[Stored entries]
┌──

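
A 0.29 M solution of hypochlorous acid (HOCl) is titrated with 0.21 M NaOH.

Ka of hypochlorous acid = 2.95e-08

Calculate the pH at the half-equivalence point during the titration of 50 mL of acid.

At half-equivalence [HA] = [A⁻], so Henderson-Hasselbalch gives pH = pKa = -log(2.95e-08) = 7.53.

pH = pKa = 7.53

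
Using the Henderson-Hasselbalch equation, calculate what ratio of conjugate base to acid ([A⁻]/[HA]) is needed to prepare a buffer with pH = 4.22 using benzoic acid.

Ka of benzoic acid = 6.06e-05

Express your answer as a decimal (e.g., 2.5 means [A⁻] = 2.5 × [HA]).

pKa = -log(6.06e-05) = 4.2175. pH = pKa + log([A⁻]/[HA]), so log([A⁻]/[HA]) = pH − pKa = 4.22 − 4.2175 = 0.0025. [A⁻]/[HA] = 10^(0.0025) = 1.01

[A⁻]/[HA] = 1.01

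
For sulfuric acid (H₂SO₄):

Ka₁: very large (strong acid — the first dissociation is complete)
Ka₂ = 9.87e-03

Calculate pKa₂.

pKa₂ = -log(Ka₂) = -log(9.87e-03) = 2.01.

pK_{a2} = 2.01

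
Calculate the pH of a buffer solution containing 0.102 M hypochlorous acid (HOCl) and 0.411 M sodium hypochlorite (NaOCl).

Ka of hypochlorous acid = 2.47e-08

pKa = -log(2.47e-08) = 7.61. pH = pKa + log([A⁻]/[HA]) = 7.61 + log(0.411/0.102)

pH = 8.21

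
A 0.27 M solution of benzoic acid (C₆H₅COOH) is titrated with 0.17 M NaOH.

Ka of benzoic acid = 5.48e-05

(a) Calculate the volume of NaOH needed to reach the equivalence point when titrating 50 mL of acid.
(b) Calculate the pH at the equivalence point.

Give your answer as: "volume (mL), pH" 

moles acid = 0.27 × 50/1000 = 0.0135 mol; V_base = moles/0.17 × 1000 = 79.4 mL. At equivalence only the conjugate base is present: [A⁻] = 0.0135/0.129 = 1.0432e-01 M. Kb = Kw/Ka = 1.82e-10; [OH⁻] = √(Kb × [A⁻]) = 4.3630e-06; pOH = 5.36; pH = 14 - pOH = 8.64.

V = 79.4 mL, pH = 8.64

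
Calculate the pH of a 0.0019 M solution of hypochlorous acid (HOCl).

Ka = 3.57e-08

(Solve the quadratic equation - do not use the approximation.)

x² + Ka×x - Ka×C = 0. Using quadratic formula: [H⁺] = 8.2181e-06

pH = 5.09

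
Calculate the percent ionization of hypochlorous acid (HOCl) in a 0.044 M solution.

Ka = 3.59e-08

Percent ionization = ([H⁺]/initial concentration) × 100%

Using Ka equilibrium: x² + Ka×x - Ka×C = 0. Solving: [H⁺] = 3.9726e-05. Percent = (3.9726e-05/0.044) × 100

Percent ionization = 0.0903%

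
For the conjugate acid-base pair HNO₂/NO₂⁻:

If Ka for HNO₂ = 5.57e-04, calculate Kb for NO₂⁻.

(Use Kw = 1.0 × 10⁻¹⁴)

For a conjugate pair Ka × Kb = Kw, so Kb = Kw/Ka = 1.0 × 10⁻¹⁴ / 5.57e-04 = 1.80e-11.

K_b = 1.80e-11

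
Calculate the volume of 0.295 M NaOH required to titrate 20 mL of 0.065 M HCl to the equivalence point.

At equivalence: moles acid = moles base. moles HCl = 0.065 × 20/1000 = 0.0013 mol. V_base = moles / 0.295 × 1000 = 4.4 mL.

V_{base} = 4.4 mL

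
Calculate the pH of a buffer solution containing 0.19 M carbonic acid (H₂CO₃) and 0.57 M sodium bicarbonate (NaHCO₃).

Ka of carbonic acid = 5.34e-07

pKa = -log(5.34e-07) = 6.27. pH = pKa + log([A⁻]/[HA]) = 6.27 + log(0.57/0.19)

pH = 6.75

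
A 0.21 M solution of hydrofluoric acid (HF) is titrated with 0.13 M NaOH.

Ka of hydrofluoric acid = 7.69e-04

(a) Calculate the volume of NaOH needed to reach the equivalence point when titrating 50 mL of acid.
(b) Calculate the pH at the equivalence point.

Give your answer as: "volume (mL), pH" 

moles acid = 0.21 × 50/1000 = 0.0105 mol; V_base = moles/0.13 × 1000 = 80.8 mL. At equivalence only the conjugate base is present: [A⁻] = 0.0105/0.131 = 8.0294e-02 M. Kb = Kw/Ka = 1.30e-11; [OH⁻] = √(Kb × [A⁻]) = 1.0218e-06; pOH = 5.99; pH = 14 - pOH = 8.01.

V = 80.8 mL, pH = 8.01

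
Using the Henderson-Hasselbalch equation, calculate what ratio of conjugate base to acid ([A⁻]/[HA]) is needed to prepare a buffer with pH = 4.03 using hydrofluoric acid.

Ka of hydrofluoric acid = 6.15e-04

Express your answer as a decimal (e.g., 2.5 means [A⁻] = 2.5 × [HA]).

pKa = -log(6.15e-04) = 3.2111. pH = pKa + log([A⁻]/[HA]), so log([A⁻]/[HA]) = pH − pKa = 4.03 − 3.2111 = 0.8189. [A⁻]/[HA] = 10^(0.8189) = 6.59

[A⁻]/[HA] = 6.59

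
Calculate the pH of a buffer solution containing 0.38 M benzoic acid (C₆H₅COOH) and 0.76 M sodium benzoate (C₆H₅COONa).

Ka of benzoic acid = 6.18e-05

pKa = -log(6.18e-05) = 4.21. pH = pKa + log([A⁻]/[HA]) = 4.21 + log(0.76/0.38)

pH = 4.51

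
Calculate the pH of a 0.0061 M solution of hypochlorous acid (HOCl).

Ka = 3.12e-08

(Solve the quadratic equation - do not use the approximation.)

x² + Ka×x - Ka×C = 0. Using quadratic formula: [H⁺] = 1.3780e-05

pH = 4.86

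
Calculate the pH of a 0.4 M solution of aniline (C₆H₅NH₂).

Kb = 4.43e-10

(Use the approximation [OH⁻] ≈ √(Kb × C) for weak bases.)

[OH⁻] = √(Kb × C) = √(4.43e-10 × 0.4) = 1.3312e-05. pOH = 4.88, pH = 14 - pOH

pH = 9.12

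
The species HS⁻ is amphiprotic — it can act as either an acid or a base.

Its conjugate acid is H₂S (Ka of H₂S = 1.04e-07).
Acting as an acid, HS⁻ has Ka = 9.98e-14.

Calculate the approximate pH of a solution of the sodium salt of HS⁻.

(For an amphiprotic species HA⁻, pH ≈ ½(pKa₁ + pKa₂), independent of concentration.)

pKa₁ = -log(1.04e-07) = 6.98; pKa₂ = -log(9.98e-14) = 13.00. For an amphiprotic species, pH ≈ ½(pKa₁ + pKa₂) = ½(6.98 + 13.00) = 9.99.

pH = 9.99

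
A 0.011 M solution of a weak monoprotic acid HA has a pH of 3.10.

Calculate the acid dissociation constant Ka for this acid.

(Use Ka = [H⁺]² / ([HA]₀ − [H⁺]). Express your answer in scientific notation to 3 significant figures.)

[H⁺] = 10^(−pH) = 10^(−3.10) = 7.943e-04 M. For HA ⇌ H⁺ + A⁻, Ka = [H⁺][A⁻]/[HA] = [H⁺]² / ([HA]₀ − [H⁺]) = (7.943e-04)² / (0.011 − 7.943e-04) = 6.18e-05.

K_a = 6.18e-05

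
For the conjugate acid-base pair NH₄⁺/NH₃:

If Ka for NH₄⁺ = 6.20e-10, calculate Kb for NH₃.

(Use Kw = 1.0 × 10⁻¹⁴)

For a conjugate pair Ka × Kb = Kw, so Kb = Kw/Ka = 1.0 × 10⁻¹⁴ / 6.20e-10 = 1.61e-05.

K_b = 1.61e-05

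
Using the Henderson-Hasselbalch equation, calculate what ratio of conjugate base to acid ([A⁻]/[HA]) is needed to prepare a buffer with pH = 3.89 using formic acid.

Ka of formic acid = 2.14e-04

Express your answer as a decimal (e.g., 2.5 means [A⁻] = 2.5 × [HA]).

pKa = -log(2.14e-04) = 3.6696. pH = pKa + log([A⁻]/[HA]), so log([A⁻]/[HA]) = pH − pKa = 3.89 − 3.6696 = 0.2204. [A⁻]/[HA] = 10^(0.2204) = 1.66

[A⁻]/[HA] = 1.66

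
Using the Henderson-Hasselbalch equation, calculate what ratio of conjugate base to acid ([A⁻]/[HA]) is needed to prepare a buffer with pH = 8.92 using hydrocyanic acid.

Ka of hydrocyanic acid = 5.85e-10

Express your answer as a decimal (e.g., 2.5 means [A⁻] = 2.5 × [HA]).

pKa = -log(5.85e-10) = 9.2328. pH = pKa + log([A⁻]/[HA]), so log([A⁻]/[HA]) = pH − pKa = 8.92 − 9.2328 = -0.3128. [A⁻]/[HA] = 10^(-0.3128) = 0.487

[A⁻]/[HA] = 0.487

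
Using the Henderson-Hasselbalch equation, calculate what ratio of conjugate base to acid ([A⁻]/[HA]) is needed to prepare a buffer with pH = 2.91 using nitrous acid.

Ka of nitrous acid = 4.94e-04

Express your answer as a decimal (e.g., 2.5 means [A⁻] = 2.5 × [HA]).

pKa = -log(4.94e-04) = 3.3063. pH = pKa + log([A⁻]/[HA]), so log([A⁻]/[HA]) = pH − pKa = 2.91 − 3.3063 = -0.3963. [A⁻]/[HA] = 10^(-0.3963) = 0.402

[A⁻]/[HA] = 0.402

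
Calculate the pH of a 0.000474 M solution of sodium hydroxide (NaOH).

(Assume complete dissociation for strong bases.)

[OH⁻] = 0.000474 M for strong base. pOH = -log[OH⁻] = 3.32, pH = 14 - pOH

pH = 10.68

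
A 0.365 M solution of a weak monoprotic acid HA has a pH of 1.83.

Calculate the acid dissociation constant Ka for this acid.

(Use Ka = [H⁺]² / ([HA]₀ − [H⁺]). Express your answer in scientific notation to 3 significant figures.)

[H⁺] = 10^(−pH) = 10^(−1.83) = 1.479e-02 M. For HA ⇌ H⁺ + A⁻, Ka = [H⁺][A⁻]/[HA] = [H⁺]² / ([HA]₀ − [H⁺]) = (1.479e-02)² / (0.365 − 1.479e-02) = 6.25e-04.

K_a = 6.25e-04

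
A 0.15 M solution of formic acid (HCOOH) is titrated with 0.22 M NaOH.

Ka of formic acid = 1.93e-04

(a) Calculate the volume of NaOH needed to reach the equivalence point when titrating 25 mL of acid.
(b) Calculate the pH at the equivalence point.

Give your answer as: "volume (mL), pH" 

moles acid = 0.15 × 25/1000 = 0.00375 mol; V_base = moles/0.22 × 1000 = 17.0 mL. At equivalence only the conjugate base is present: [A⁻] = 0.00375/0.042 = 8.9189e-02 M. Kb = Kw/Ka = 5.18e-11; [OH⁻] = √(Kb × [A⁻]) = 2.1497e-06; pOH = 5.67; pH = 14 - pOH = 8.33.

V = 17.0 mL, pH = 8.33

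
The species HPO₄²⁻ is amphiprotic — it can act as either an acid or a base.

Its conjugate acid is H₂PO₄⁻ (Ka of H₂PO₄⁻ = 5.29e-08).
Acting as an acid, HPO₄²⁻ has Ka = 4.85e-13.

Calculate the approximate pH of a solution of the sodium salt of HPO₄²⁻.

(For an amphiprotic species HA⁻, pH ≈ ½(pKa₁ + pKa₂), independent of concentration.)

pKa₁ = -log(5.29e-08) = 7.28; pKa₂ = -log(4.85e-13) = 12.31. For an amphiprotic species, pH ≈ ½(pKa₁ + pKa₂) = ½(7.28 + 12.31) = 9.80.

pH = 9.80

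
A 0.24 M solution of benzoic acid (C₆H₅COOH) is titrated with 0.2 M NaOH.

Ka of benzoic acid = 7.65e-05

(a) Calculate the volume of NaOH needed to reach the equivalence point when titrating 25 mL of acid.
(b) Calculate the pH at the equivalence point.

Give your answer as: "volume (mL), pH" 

moles acid = 0.24 × 25/1000 = 0.006 mol; V_base = moles/0.2 × 1000 = 30.0 mL. At equivalence only the conjugate base is present: [A⁻] = 0.006/0.055 = 1.0909e-01 M. Kb = Kw/Ka = 1.31e-10; [OH⁻] = √(Kb × [A⁻]) = 3.7763e-06; pOH = 5.42; pH = 14 - pOH = 8.58.

V = 30.0 mL, pH = 8.58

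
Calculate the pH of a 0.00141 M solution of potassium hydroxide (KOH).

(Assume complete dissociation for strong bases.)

[OH⁻] = 0.00141 M for strong base. pOH = -log[OH⁻] = 2.85, pH = 14 - pOH

pH = 11.15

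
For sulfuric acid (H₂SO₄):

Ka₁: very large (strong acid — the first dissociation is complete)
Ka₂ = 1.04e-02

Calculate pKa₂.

pKa₂ = -log(Ka₂) = -log(1.04e-02) = 1.98.

pK_{a2} = 1.98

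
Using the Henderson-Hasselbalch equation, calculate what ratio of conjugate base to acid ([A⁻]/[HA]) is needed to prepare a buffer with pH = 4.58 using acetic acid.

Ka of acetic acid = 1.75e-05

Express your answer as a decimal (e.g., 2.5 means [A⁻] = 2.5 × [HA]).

pKa = -log(1.75e-05) = 4.7570. pH = pKa + log([A⁻]/[HA]), so log([A⁻]/[HA]) = pH − pKa = 4.58 − 4.7570 = -0.1770. [A⁻]/[HA] = 10^(-0.1770) = 0.665

[A⁻]/[HA] = 0.665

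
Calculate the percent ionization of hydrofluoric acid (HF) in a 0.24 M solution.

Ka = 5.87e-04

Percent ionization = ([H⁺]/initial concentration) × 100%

Using Ka equilibrium: x² + Ka×x - Ka×C = 0. Solving: [H⁺] = 1.1579e-02. Percent = (1.1579e-02/0.24) × 100

Percent ionization = 4.82%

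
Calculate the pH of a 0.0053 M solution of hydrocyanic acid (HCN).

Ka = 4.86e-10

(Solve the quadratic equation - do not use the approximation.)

x² + Ka×x - Ka×C = 0. Using quadratic formula: [H⁺] = 1.6047e-06

pH = 5.79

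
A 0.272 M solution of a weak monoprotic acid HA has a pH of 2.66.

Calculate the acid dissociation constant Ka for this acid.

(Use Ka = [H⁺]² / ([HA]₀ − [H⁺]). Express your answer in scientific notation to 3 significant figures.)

[H⁺] = 10^(−pH) = 10^(−2.66) = 2.188e-03 M. For HA ⇌ H⁺ + A⁻, Ka = [H⁺][A⁻]/[HA] = [H⁺]² / ([HA]₀ − [H⁺]) = (2.188e-03)² / (0.272 − 2.188e-03) = 1.77e-05.

K_a = 1.77e-05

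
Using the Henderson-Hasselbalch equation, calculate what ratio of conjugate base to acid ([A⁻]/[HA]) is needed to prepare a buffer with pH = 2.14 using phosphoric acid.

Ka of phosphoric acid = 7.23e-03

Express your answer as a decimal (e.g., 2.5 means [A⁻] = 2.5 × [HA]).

pKa = -log(7.23e-03) = 2.1409. pH = pKa + log([A⁻]/[HA]), so log([A⁻]/[HA]) = pH − pKa = 2.14 − 2.1409 = -0.0009. [A⁻]/[HA] = 10^(-0.0009) = 0.998

[A⁻]/[HA] = 0.998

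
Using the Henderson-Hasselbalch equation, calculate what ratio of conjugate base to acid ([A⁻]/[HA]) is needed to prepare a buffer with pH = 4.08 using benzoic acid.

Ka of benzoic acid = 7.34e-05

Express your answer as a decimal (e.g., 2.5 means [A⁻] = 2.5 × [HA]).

pKa = -log(7.34e-05) = 4.1343. pH = pKa + log([A⁻]/[HA]), so log([A⁻]/[HA]) = pH − pKa = 4.08 − 4.1343 = -0.0543. [A⁻]/[HA] = 10^(-0.0543) = 0.882

[A⁻]/[HA] = 0.882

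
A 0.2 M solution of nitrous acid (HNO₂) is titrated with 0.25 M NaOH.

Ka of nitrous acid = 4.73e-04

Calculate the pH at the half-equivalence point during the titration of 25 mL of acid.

At half-equivalence [HA] = [A⁻], so Henderson-Hasselbalch gives pH = pKa = -log(4.73e-04) = 3.33.

pH = pKa = 3.33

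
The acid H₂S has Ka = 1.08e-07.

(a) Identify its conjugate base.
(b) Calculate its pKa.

(a) The conjugate base is formed by removing one H⁺ from H₂S, giving HS⁻. (b) pKa = -log(Ka) = -log(1.08e-07) = 6.97.

Conjugate base: HS⁻; pK_a = 6.97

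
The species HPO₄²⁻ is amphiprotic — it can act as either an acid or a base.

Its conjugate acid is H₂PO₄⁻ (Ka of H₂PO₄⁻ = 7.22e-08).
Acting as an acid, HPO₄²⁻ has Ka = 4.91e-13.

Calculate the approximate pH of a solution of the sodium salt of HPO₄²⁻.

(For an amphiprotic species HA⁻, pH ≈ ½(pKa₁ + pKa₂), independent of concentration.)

pKa₁ = -log(7.22e-08) = 7.14; pKa₂ = -log(4.91e-13) = 12.31. For an amphiprotic species, pH ≈ ½(pKa₁ + pKa₂) = ½(7.14 + 12.31) = 9.73.

pH = 9.73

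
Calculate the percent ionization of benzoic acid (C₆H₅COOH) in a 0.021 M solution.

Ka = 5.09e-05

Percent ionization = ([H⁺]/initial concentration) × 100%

Using Ka equilibrium: x² + Ka×x - Ka×C = 0. Solving: [H⁺] = 1.0087e-03. Percent = (1.0087e-03/0.021) × 100

Percent ionization = 4.8%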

└──

• **DESCRIPTION OF THE TASK**: Only the lines above from the one with "Ka of formic acid = 2.14e-04" through the one with "Ka of hydrocyanic acid = 5.85e-10" should be duplicated, character for character.

• **REPLY**:
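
Ka of formic acid = 2.14e-04

Express your answer as a decimal (e.g., 2.5 means [A⁻] = 2.5 × [HA]).

pKa = -log(2.14e-04) = 3.6696. pH = pKa + log([A⁻]/[HA]), so log([A⁻]/[HA]) = pH − pKa = 3.89 − 3.6696 = 0.2204. [A⁻]/[HA] = 10^(0.2204) = 1.66

[A⁻]/[HA] = 1.66

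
Using the Henderson-Hasselbalch equation, calculate what ratio of conjugate base to acid ([A⁻]/[HA]) is needed to prepare a buffer with pH = 8.92 using hydrocyanic acid.

Ka of hydrocyanic acid = 5.85e-10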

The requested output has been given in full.